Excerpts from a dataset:
=======
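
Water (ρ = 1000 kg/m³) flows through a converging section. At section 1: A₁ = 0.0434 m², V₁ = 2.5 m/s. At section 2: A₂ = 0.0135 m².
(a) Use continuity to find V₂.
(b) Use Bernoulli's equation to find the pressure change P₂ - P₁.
(a) Continuity: A₁V₁=A₂V₂ -> V₂=A₁V₁/A₂=0.0434*2.5/0.0135=8.04 m/s
(b) Bernoulli: P₂-P₁=0.5*rho*(V₁^2-V₂^2)/1000=0.5*1000*(2.5^2-8.04^2)/1000=-29.2 kPa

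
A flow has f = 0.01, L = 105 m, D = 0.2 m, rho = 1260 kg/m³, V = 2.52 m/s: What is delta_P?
Formula: \Delta P = f \frac{L}{D} \frac{\rho V^2}{2}
delta_P = 0.01·(105/0.2)·0.5·1260·2.52²/1000 = 21 kPa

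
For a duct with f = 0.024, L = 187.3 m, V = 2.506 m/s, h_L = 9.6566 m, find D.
Formula: h_L = f \frac{L}{D} \frac{V^2}{2g}
Substituting knowns: 9.6566 = 0.024·(187.3/D)·2.506²/(2·9.81)
Solving for D: D = 0.024·187.3·2.506²/(2·9.81·9.6566) = 0.149 m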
=======
The answer must be a verbatim transcription of all the entries.

# Solution to the exercise:
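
Water (ρ = 1000 kg/m³) flows through a converging section. At section 1: A₁ = 0.0434 m², V₁ = 2.5 m/s. At section 2: A₂ = 0.0135 m².
(a) Use continuity to find V₂.
(b) Use Bernoulli's equation to find the pressure change P₂ - P₁.
(a) Continuity: A₁V₁=A₂V₂ -> V₂=A₁V₁/A₂=0.0434*2.5/0.0135=8.04 m/s
(b) Bernoulli: P₂-P₁=0.5*rho*(V₁^2-V₂^2)/1000=0.5*1000*(2.5^2-8.04^2)/1000=-29.2 kPa

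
A flow has f = 0.01, L = 105 m, D = 0.2 m, rho = 1260 kg/m³, V = 2.52 m/s: What is delta_P?
Formula: \Delta P = f \frac{L}{D} \frac{\rho V^2}{2}
delta_P = 0.01·(105/0.2)·0.5·1260·2.52²/1000 = 21 kPa

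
For a duct with f = 0.024, L = 187.3 m, V = 2.506 m/s, h_L = 9.6566 m, find D.
Formula: h_L = f \frac{L}{D} \frac{V^2}{2g}
Substituting knowns: 9.6566 = 0.024·(187.3/D)·2.506²/(2·9.81)
Solving for D: D = 0.024·187.3·2.506²/(2·9.81·9.6566) = 0.149 m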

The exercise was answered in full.